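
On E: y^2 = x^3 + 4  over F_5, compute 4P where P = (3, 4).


k = 4 = 100_2 (binary, LSB first: 001)
Double-and-add from P = (3, 4):
  bit 0 = 0: acc unchanged = O
  bit 1 = 0: acc unchanged = O
  bit 2 = 1: acc = O + (0, 2) = (0, 2)

4P = (0, 2)


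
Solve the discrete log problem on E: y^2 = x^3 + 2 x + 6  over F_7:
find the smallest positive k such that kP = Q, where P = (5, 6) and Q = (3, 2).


Enumerate multiples of P until we hit Q = (3, 2):
  1P = (5, 6)
  2P = (4, 1)
  3P = (2, 2)
  4P = (1, 4)
  5P = (3, 2)
Match found at i = 5.

k = 5


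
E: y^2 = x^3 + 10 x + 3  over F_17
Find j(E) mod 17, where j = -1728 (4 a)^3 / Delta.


Delta = -16(4 a^3 + 27 b^2) mod 17 = 10
-1728 * (4 a)^3 = -1728 * (4*10)^3 mod 17 = 4
j = 4 * 10^(-1) mod 17 = 14

j = 14 (mod 17)


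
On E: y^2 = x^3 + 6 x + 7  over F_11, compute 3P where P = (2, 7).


k = 3 = 11_2 (binary, LSB first: 11)
Double-and-add from P = (2, 7):
  bit 0 = 1: acc = O + (2, 7) = (2, 7)
  bit 1 = 1: acc = (2, 7) + (10, 0) = (2, 4)

3P = (2, 4)


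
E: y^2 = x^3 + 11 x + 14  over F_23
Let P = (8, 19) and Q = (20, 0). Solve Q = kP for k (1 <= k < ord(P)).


Enumerate multiples of P until we hit Q = (20, 0):
  1P = (8, 19)
  2P = (13, 13)
  3P = (20, 0)
Match found at i = 3.

k = 3


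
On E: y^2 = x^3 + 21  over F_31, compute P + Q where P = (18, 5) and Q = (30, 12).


P != Q, so use the chord formula.
s = (y2 - y1) / (x2 - x1) = (7) / (12) mod 31 = 29
x3 = s^2 - x1 - x2 mod 31 = 29^2 - 18 - 30 = 18
y3 = s (x1 - x3) - y1 mod 31 = 29 * (18 - 18) - 5 = 26

P + Q = (18, 26)


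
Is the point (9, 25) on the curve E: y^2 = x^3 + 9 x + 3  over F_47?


Check whether y^2 = x^3 + 9 x + 3 (mod 47) for (x, y) = (9, 25).
LHS: y^2 = 25^2 mod 47 = 14
RHS: x^3 + 9 x + 3 = 9^3 + 9*9 + 3 mod 47 = 14
LHS = RHS

Yes, on the curve


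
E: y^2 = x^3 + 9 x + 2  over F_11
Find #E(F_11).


For each x in F_11, count y with y^2 = x^3 + 9 x + 2 mod 11:
  x = 1: RHS = 1, y in [1, 10]  -> 2 point(s)
  x = 3: RHS = 1, y in [1, 10]  -> 2 point(s)
  x = 4: RHS = 3, y in [5, 6]  -> 2 point(s)
  x = 7: RHS = 1, y in [1, 10]  -> 2 point(s)
  x = 8: RHS = 3, y in [5, 6]  -> 2 point(s)
  x = 9: RHS = 9, y in [3, 8]  -> 2 point(s)
  x = 10: RHS = 3, y in [5, 6]  -> 2 point(s)
Affine points: 14. Add the point at infinity: total = 15.

#E(F_11) = 15


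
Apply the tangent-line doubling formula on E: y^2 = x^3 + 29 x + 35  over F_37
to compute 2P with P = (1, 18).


Doubling: s = (3 x1^2 + a) / (2 y1)
s = (3*1^2 + 29) / (2*18) mod 37 = 5
x3 = s^2 - 2 x1 mod 37 = 5^2 - 2*1 = 23
y3 = s (x1 - x3) - y1 mod 37 = 5 * (1 - 23) - 18 = 20

2P = (23, 20)


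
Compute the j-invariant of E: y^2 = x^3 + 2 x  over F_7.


Delta = -16(4 a^3 + 27 b^2) mod 7 = 6
-1728 * (4 a)^3 = -1728 * (4*2)^3 mod 7 = 1
j = 1 * 6^(-1) mod 7 = 6

j = 6 (mod 7)


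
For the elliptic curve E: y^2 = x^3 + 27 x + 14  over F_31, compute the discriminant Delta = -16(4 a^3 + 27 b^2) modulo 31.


4 a^3 + 27 b^2 = 4*27^3 + 27*14^2 = 78732 + 5292 = 84024
Delta = -16 * (84024) = -1344384
Delta mod 31 = 24

Delta = 24 (mod 31)


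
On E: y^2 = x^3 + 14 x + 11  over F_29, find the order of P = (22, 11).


Compute successive multiples of P until we hit O:
  1P = (22, 11)
  2P = (21, 24)
  3P = (10, 7)
  4P = (10, 22)
  5P = (21, 5)
  6P = (22, 18)
  7P = O

ord(P) = 7


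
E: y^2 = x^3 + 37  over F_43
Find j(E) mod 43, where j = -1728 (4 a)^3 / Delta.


Delta = -16(4 a^3 + 27 b^2) mod 43 = 14
-1728 * (4 a)^3 = -1728 * (4*0)^3 mod 43 = 0
j = 0 * 14^(-1) mod 43 = 0

j = 0 (mod 43)


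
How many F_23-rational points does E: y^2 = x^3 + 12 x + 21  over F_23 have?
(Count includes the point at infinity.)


For each x in F_23, count y with y^2 = x^3 + 12 x + 21 mod 23:
  x = 4: RHS = 18, y in [8, 15]  -> 2 point(s)
  x = 8: RHS = 8, y in [10, 13]  -> 2 point(s)
  x = 11: RHS = 12, y in [9, 14]  -> 2 point(s)
  x = 14: RHS = 12, y in [9, 14]  -> 2 point(s)
  x = 16: RHS = 8, y in [10, 13]  -> 2 point(s)
  x = 17: RHS = 9, y in [3, 20]  -> 2 point(s)
  x = 19: RHS = 1, y in [1, 22]  -> 2 point(s)
  x = 20: RHS = 4, y in [2, 21]  -> 2 point(s)
  x = 21: RHS = 12, y in [9, 14]  -> 2 point(s)
  x = 22: RHS = 8, y in [10, 13]  -> 2 point(s)
Affine points: 20. Add the point at infinity: total = 21.

#E(F_23) = 21


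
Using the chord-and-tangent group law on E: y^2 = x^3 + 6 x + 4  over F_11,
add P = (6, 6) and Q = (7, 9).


P != Q, so use the chord formula.
s = (y2 - y1) / (x2 - x1) = (3) / (1) mod 11 = 3
x3 = s^2 - x1 - x2 mod 11 = 3^2 - 6 - 7 = 7
y3 = s (x1 - x3) - y1 mod 11 = 3 * (6 - 7) - 6 = 2

P + Q = (7, 2)


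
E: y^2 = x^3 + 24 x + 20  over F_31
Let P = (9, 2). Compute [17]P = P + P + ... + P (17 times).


k = 17 = 10001_2 (binary, LSB first: 10001)
Double-and-add from P = (9, 2):
  bit 0 = 1: acc = O + (9, 2) = (9, 2)
  bit 1 = 0: acc unchanged = (9, 2)
  bit 2 = 0: acc unchanged = (9, 2)
  bit 3 = 0: acc unchanged = (9, 2)
  bit 4 = 1: acc = (9, 2) + (16, 25) = (13, 7)

17P = (13, 7)


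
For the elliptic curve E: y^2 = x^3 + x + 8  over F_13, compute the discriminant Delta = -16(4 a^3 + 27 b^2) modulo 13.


4 a^3 + 27 b^2 = 4*1^3 + 27*8^2 = 4 + 1728 = 1732
Delta = -16 * (1732) = -27712
Delta mod 13 = 4

Delta = 4 (mod 13)


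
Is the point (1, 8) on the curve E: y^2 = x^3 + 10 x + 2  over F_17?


Check whether y^2 = x^3 + 10 x + 2 (mod 17) for (x, y) = (1, 8).
LHS: y^2 = 8^2 mod 17 = 13
RHS: x^3 + 10 x + 2 = 1^3 + 10*1 + 2 mod 17 = 13
LHS = RHS

Yes, on the curve


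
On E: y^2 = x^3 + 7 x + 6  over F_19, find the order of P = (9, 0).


Compute successive multiples of P until we hit O:
  1P = (9, 0)
  2P = O

ord(P) = 2


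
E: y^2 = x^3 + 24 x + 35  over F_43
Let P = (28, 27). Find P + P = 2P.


Doubling: s = (3 x1^2 + a) / (2 y1)
s = (3*28^2 + 24) / (2*27) mod 43 = 1
x3 = s^2 - 2 x1 mod 43 = 1^2 - 2*28 = 31
y3 = s (x1 - x3) - y1 mod 43 = 1 * (28 - 31) - 27 = 13

2P = (31, 13)


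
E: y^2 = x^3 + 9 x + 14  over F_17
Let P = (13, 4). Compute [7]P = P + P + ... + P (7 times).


k = 7 = 111_2 (binary, LSB first: 111)
Double-and-add from P = (13, 4):
  bit 0 = 1: acc = O + (13, 4) = (13, 4)
  bit 1 = 1: acc = (13, 4) + (16, 15) = (9, 5)
  bit 2 = 1: acc = (9, 5) + (11, 4) = (10, 4)

7P = (10, 4)


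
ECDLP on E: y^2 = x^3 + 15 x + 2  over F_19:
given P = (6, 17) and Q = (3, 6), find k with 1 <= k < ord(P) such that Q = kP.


Enumerate multiples of P until we hit Q = (3, 6):
  1P = (6, 17)
  2P = (18, 10)
  3P = (15, 12)
  4P = (3, 13)
  5P = (16, 14)
  6P = (14, 12)
  7P = (8, 8)
  8P = (11, 15)
  9P = (9, 7)
  10P = (13, 0)
  11P = (9, 12)
  12P = (11, 4)
  13P = (8, 11)
  14P = (14, 7)
  15P = (16, 5)
  16P = (3, 6)
Match found at i = 16.

k = 16


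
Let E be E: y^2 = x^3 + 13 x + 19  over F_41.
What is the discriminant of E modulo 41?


4 a^3 + 27 b^2 = 4*13^3 + 27*19^2 = 8788 + 9747 = 18535
Delta = -16 * (18535) = -296560
Delta mod 41 = 34

Delta = 34 (mod 41)


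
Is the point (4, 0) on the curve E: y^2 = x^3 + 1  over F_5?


Check whether y^2 = x^3 + 0 x + 1 (mod 5) for (x, y) = (4, 0).
LHS: y^2 = 0^2 mod 5 = 0
RHS: x^3 + 0 x + 1 = 4^3 + 0*4 + 1 mod 5 = 0
LHS = RHS

Yes, on the curve


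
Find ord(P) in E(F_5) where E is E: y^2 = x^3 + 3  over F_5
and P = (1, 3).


Compute successive multiples of P until we hit O:
  1P = (1, 3)
  2P = (2, 4)
  3P = (3, 0)
  4P = (2, 1)
  5P = (1, 2)
  6P = O

ord(P) = 6


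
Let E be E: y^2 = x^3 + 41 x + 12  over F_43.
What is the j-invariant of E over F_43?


Delta = -16(4 a^3 + 27 b^2) mod 43 = 9
-1728 * (4 a)^3 = -1728 * (4*41)^3 mod 43 = 11
j = 11 * 9^(-1) mod 43 = 6

j = 6 (mod 43)


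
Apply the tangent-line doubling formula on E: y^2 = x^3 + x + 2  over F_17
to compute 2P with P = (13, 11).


Doubling: s = (3 x1^2 + a) / (2 y1)
s = (3*13^2 + 1) / (2*11) mod 17 = 3
x3 = s^2 - 2 x1 mod 17 = 3^2 - 2*13 = 0
y3 = s (x1 - x3) - y1 mod 17 = 3 * (13 - 0) - 11 = 11

2P = (0, 11)


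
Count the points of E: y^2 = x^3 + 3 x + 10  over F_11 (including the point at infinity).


For each x in F_11, count y with y^2 = x^3 + 3 x + 10 mod 11:
  x = 1: RHS = 3, y in [5, 6]  -> 2 point(s)
  x = 4: RHS = 9, y in [3, 8]  -> 2 point(s)
  x = 7: RHS = 0, y in [0]  -> 1 point(s)
Affine points: 5. Add the point at infinity: total = 6.

#E(F_11) = 6


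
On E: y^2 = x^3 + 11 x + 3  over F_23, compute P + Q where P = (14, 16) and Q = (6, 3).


P != Q, so use the chord formula.
s = (y2 - y1) / (x2 - x1) = (10) / (15) mod 23 = 16
x3 = s^2 - x1 - x2 mod 23 = 16^2 - 14 - 6 = 6
y3 = s (x1 - x3) - y1 mod 23 = 16 * (14 - 6) - 16 = 20

P + Q = (6, 20)


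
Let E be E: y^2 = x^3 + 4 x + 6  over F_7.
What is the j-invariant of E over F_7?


Delta = -16(4 a^3 + 27 b^2) mod 7 = 1
-1728 * (4 a)^3 = -1728 * (4*4)^3 mod 7 = 1
j = 1 * 1^(-1) mod 7 = 1

j = 1 (mod 7)


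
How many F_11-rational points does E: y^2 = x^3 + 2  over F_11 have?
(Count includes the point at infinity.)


For each x in F_11, count y with y^2 = x^3 + 0 x + 2 mod 11:
  x = 1: RHS = 3, y in [5, 6]  -> 2 point(s)
  x = 4: RHS = 0, y in [0]  -> 1 point(s)
  x = 6: RHS = 9, y in [3, 8]  -> 2 point(s)
  x = 7: RHS = 4, y in [2, 9]  -> 2 point(s)
  x = 9: RHS = 5, y in [4, 7]  -> 2 point(s)
  x = 10: RHS = 1, y in [1, 10]  -> 2 point(s)
Affine points: 11. Add the point at infinity: total = 12.

#E(F_11) = 12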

━━━

Begin with the first line of the listing and copy exactly through the line that contains "E: y^2 = x^3 + 9 x + 2", please, keeping both ends and leaving out everything after.

> [Completed task]:
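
On E: y^2 = x^3 + 4  over F_5, compute 4P where P = (3, 4).


k = 4 = 100_2 (binary, LSB first: 001)
Double-and-add from P = (3, 4):
  bit 0 = 0: acc unchanged = O
  bit 1 = 0: acc unchanged = O
  bit 2 = 1: acc = O + (0, 2) = (0, 2)

4P = (0, 2)


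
Solve the discrete log problem on E: y^2 = x^3 + 2 x + 6  over F_7:
find the smallest positive k such that kP = Q, where P = (5, 6) and Q = (3, 2).


Enumerate multiples of P until we hit Q = (3, 2):
  1P = (5, 6)
  2P = (4, 1)
  3P = (2, 2)
  4P = (1, 4)
  5P = (3, 2)
Match found at i = 5.

k = 5


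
E: y^2 = x^3 + 10 x + 3  over F_17
Find j(E) mod 17, where j = -1728 (4 a)^3 / Delta.


Delta = -16(4 a^3 + 27 b^2) mod 17 = 10
-1728 * (4 a)^3 = -1728 * (4*10)^3 mod 17 = 4
j = 4 * 10^(-1) mod 17 = 14

j = 14 (mod 17)


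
On E: y^2 = x^3 + 6 x + 7  over F_11, compute 3P where P = (2, 7).


k = 3 = 11_2 (binary, LSB first: 11)
Double-and-add from P = (2, 7):
  bit 0 = 1: acc = O + (2, 7) = (2, 7)
  bit 1 = 1: acc = (2, 7) + (10, 0) = (2, 4)

3P = (2, 4)


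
E: y^2 = x^3 + 11 x + 14  over F_23
Let P = (8, 19) and Q = (20, 0). Solve Q = kP for k (1 <= k < ord(P)).


Enumerate multiples of P until we hit Q = (20, 0):
  1P = (8, 19)
  2P = (13, 13)
  3P = (20, 0)
Match found at i = 3.

k = 3


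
On E: y^2 = x^3 + 21  over F_31, compute P + Q where P = (18, 5) and Q = (30, 12).


P != Q, so use the chord formula.
s = (y2 - y1) / (x2 - x1) = (7) / (12) mod 31 = 29
x3 = s^2 - x1 - x2 mod 31 = 29^2 - 18 - 30 = 18
y3 = s (x1 - x3) - y1 mod 31 = 29 * (18 - 18) - 5 = 26

P + Q = (18, 26)


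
Is the point (9, 25) on the curve E: y^2 = x^3 + 9 x + 3  over F_47?


Check whether y^2 = x^3 + 9 x + 3 (mod 47) for (x, y) = (9, 25).
LHS: y^2 = 25^2 mod 47 = 14
RHS: x^3 + 9 x + 3 = 9^3 + 9*9 + 3 mod 47 = 14
LHS = RHS

Yes, on the curve


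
E: y^2 = x^3 + 9 x + 2  over F_11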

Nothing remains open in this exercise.